Exercise
Copy every line of the records below where the word "translate" occurs.

□ □ □ □

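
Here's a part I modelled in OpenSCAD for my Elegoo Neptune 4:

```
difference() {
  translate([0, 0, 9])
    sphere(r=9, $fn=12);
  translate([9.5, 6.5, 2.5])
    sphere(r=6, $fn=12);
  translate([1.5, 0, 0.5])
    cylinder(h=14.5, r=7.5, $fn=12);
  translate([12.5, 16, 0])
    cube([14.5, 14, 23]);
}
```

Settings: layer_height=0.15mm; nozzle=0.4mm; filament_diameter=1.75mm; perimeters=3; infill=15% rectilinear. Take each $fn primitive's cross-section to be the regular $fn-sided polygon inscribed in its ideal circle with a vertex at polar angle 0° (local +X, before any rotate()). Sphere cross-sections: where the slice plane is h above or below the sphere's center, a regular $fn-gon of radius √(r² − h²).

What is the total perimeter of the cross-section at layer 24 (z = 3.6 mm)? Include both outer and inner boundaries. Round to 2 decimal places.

43.34 mm

At z = 3.6 mm: the r=9 sphere contributes a regular 12-gon of circumradius √(9²−5.4²) = 7.200 (perimeter = 2·12·7.200·sin(180°/12) = 44.72 mm); the r=6 sphere at (9.5, 6.5) contributes a regular 12-gon of circumradius √(6²−1.1²) = 5.898 (perimeter = 2·12·5.898·sin(180°/12) = 36.64 mm); the cylinder at (1.5, 0): section is a regular 12-gon, circumradius r=7.5 (perimeter = 2·12·7.500·sin(180°/12) = 46.59 mm); the 14.5×14 cube at (12.5, 16) contributes its full rectangle (perimeter 57.00 mm); Subtracting the remaining from the first: starting from the r=9 sphere, the r=6 sphere at (9.5, 6.5) partially overlaps it — only the 4.76 mm² overlap (of its 104.37 mm²) is removed, clipping the outline; the r=7.5 cylinder at (1.5, 0) partially overlaps it — only the 135.46 mm² overlap (of its 168.75 mm²) is removed, clipping the outline; the 14.5×14 cube at (12.5, 16) misses the remaining region (no effect) — boundary = 43.34 mm. Overall, the cross-section is a single solid region. Total boundary length (outer) = 43.34 mm.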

□ □ □ □

Exercise solution
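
  translate([0, 0, 9])
  translate([9.5, 6.5, 2.5])
  translate([1.5, 0, 0.5])
  translate([12.5, 16, 0])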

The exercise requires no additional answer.